WHAT TO PRODUCE -
Repeat the entries exactly. Leave nothing out.
+ + + + + + +
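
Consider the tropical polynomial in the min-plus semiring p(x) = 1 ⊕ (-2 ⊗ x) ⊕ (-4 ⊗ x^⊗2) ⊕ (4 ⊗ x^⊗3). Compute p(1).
p(1) = -2

A tropical monomial a ⊗ x^⊗i evaluates to a + i · x. Evaluating each term at x = 1:
  Term 0 contributes 1 + 0 · 1 = 1
  Term 1 contributes -2 + 1 · 1 = -1
  Term 2 contributes -4 + 2 · 1 = -2
  Term 3 contributes 4 + 3 · 1 = 7
p(1) = ⊕ of these = min[1, -1, -2, 7] = -2.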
+ + + + + + +
TASK RESPONSE -
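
Consider the tropical polynomial in the min-plus semiring p(x) = 1 ⊕ (-2 ⊗ x) ⊕ (-4 ⊗ x^⊗2) ⊕ (4 ⊗ x^⊗3). Compute p(1).
p(1) = -2

A tropical monomial a ⊗ x^⊗i evaluates to a + i · x. Evaluating each term at x = 1:
  Term 0 contributes 1 + 0 · 1 = 1
  Term 1 contributes -2 + 1 · 1 = -1
  Term 2 contributes -4 + 2 · 1 = -2
  Term 3 contributes 4 + 3 · 1 = 7
p(1) = ⊕ of these = min[1, -1, -2, 7] = -2.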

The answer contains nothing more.